Repeat only the stretch of lines below that runs from the line with "11. deliver 2→1" through the line with "14. deliver 1→2", unaltered.
══ Exercise material ══
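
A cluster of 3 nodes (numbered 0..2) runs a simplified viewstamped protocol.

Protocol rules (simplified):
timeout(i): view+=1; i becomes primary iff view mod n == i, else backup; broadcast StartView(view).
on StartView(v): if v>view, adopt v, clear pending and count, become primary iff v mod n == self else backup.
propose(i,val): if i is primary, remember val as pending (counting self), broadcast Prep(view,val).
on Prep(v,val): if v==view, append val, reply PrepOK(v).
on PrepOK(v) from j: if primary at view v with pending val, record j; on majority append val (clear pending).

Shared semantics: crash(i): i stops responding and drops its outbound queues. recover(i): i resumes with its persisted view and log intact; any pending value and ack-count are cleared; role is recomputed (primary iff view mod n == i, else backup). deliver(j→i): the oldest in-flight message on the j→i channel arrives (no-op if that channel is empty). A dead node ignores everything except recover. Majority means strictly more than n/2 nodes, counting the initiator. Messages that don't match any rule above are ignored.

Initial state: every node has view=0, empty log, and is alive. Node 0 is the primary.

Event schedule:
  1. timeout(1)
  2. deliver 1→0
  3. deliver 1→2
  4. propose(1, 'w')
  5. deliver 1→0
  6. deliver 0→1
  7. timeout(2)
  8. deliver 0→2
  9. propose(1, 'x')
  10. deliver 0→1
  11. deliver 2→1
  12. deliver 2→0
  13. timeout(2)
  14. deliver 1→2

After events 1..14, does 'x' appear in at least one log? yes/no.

e1 timeout(1): 1[prim,v=1,-]
e2 deliver 1→0: 0[back,v=1,-]
e3 deliver 1→2: 2[back,v=1,-]
e4 propose(1,'w'): ·
e5 deliver 1→0: 0[back,v=1,w]
e6 deliver 0→1: 1[prim,v=1,w]
e7 timeout(2): 2[prim,v=2,-]
e8 deliver 0→2: ·
e9 propose(1,'x'): ·
e10 deliver 0→1: ·
e11 deliver 2→1: 1[back,v=2,w]
e12 deliver 2→0: 0[back,v=2,w]
e13 timeout(2): 2[back,v=3,-]
e14 deliver 1→2: ·

no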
═══
▶ Response to the exercise
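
  11. deliver 2→1
  12. deliver 2→0
  13. timeout(2)
  14. deliver 1→2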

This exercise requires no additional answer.